-- Directions --
Please copy out the lines in the entries that contain "were".
........
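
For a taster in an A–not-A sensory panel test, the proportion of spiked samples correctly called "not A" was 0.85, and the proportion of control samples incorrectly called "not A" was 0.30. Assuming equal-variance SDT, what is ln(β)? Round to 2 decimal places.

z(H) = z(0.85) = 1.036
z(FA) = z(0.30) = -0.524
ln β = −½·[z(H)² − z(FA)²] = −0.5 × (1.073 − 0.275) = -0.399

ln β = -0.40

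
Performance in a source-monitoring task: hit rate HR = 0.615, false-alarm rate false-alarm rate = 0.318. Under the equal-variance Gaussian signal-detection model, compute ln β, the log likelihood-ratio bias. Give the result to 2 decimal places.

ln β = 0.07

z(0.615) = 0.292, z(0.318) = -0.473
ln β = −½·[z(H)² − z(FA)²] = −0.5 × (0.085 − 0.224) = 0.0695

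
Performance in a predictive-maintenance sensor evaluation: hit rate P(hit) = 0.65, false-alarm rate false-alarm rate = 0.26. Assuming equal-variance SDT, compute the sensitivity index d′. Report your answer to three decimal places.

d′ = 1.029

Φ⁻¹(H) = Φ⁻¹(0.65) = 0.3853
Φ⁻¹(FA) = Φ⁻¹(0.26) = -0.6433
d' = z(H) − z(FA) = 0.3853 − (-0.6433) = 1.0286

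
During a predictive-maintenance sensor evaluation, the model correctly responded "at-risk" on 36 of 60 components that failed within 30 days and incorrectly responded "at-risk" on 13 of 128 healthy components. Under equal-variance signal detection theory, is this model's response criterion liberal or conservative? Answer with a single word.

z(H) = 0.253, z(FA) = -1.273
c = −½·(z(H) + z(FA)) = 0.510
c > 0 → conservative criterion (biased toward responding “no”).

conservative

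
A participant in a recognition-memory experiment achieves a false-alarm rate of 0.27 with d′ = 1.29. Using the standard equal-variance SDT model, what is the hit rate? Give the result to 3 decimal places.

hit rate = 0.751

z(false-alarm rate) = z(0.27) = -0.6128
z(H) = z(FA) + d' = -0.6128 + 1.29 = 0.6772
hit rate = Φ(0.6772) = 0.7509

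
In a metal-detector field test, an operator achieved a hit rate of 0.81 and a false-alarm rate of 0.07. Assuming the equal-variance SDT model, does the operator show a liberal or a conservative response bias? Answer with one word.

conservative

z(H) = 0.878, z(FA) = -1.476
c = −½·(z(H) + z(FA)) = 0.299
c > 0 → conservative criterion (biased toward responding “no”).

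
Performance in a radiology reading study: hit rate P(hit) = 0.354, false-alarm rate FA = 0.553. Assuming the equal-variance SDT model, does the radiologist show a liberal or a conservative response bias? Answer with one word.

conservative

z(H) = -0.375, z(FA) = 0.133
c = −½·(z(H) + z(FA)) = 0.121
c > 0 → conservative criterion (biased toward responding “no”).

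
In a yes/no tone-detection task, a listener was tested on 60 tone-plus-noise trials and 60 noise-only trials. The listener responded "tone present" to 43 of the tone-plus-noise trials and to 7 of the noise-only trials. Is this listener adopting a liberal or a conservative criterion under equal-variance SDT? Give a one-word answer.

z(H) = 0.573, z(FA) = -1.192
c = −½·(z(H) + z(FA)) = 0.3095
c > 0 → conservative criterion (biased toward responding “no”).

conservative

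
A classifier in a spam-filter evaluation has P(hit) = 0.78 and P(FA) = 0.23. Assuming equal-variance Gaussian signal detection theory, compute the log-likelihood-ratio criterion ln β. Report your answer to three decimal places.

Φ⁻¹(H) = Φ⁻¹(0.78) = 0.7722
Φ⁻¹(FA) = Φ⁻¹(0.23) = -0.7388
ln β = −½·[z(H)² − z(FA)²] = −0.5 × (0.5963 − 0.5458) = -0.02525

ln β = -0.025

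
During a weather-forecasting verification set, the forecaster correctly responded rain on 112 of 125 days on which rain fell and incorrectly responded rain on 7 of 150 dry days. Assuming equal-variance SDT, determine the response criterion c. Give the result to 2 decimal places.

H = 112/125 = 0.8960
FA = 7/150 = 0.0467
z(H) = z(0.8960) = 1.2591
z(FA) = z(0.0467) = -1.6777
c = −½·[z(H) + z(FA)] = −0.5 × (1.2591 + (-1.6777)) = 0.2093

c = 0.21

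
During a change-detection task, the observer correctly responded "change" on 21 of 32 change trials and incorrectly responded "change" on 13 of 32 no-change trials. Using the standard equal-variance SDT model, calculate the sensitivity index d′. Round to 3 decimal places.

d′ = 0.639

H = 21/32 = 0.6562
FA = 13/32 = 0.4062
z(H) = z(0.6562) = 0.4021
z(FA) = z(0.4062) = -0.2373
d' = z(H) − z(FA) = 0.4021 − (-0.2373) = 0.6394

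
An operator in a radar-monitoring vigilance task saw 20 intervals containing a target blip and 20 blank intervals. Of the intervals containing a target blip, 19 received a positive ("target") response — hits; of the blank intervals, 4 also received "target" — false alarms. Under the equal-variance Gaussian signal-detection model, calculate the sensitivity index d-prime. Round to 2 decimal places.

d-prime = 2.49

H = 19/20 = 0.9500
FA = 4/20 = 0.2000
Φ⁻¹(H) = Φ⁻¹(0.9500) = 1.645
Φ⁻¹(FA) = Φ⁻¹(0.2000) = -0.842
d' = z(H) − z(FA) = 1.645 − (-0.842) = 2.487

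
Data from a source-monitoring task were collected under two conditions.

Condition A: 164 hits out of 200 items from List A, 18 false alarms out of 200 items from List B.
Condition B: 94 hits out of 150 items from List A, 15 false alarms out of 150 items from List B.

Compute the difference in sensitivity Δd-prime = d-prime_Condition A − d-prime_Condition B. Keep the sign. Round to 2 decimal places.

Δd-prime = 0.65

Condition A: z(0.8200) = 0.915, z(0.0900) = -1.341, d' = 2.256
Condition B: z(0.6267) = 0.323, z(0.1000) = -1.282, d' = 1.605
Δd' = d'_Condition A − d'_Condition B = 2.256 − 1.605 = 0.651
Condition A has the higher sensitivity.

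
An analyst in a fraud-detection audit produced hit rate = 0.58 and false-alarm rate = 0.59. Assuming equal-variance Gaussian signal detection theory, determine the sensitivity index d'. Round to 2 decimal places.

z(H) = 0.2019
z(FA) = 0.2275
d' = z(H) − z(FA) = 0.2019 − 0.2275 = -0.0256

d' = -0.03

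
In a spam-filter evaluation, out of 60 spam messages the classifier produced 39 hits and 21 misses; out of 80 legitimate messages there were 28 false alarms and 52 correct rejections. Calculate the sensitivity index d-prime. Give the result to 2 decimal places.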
........
-- Response to this task --
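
Data from a source-monitoring task were collected under two conditions.
In a spam-filter evaluation, out of 60 spam messages the classifier produced 39 hits and 21 misses; out of 80 legitimate messages there were 28 false alarms and 52 correct rejections. Calculate the sensitivity index d-prime. Give the result to 2 decimal places.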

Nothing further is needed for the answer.